* WHAT YOU WILL DO *
Restate the records word for word, omitting nothing.

Saved data entries:
##########
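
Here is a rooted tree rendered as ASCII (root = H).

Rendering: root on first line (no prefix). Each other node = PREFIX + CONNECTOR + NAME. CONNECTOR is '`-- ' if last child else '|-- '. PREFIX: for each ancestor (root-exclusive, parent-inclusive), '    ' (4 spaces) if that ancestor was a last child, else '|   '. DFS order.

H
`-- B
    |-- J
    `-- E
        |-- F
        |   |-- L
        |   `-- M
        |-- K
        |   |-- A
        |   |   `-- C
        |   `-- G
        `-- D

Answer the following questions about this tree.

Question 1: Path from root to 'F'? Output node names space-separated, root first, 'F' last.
Answer: H B E F

Derivation:
Walk down from root: H -> B -> E -> F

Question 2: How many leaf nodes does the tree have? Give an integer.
Answer: 6

Derivation:
Leaves (nodes with no children): C, D, G, J, L, M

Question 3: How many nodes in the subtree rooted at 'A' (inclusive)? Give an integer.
Answer: 2

Derivation:
Subtree rooted at A contains: A, C
Count = 2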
##########
* TASK RESULT *
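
Here is a rooted tree rendered as ASCII (root = H).

Rendering: root on first line (no prefix). Each other node = PREFIX + CONNECTOR + NAME. CONNECTOR is '`-- ' if last child else '|-- '. PREFIX: for each ancestor (root-exclusive, parent-inclusive), '    ' (4 spaces) if that ancestor was a last child, else '|   '. DFS order.

H
`-- B
    |-- J
    `-- E
        |-- F
        |   |-- L
        |   `-- M
        |-- K
        |   |-- A
        |   |   `-- C
        |   `-- G
        `-- D

Answer the following questions about this tree.

Question 1: Path from root to 'F'? Output node names space-separated, root first, 'F' last.
Answer: H B E F

Derivation:
Walk down from root: H -> B -> E -> F

Question 2: How many leaf nodes does the tree have? Give an integer.
Answer: 6

Derivation:
Leaves (nodes with no children): C, D, G, J, L, M

Question 3: How many nodes in the subtree rooted at 'A' (inclusive)? Give an integer.
Answer: 2

Derivation:
Subtree rooted at A contains: A, C
Count = 2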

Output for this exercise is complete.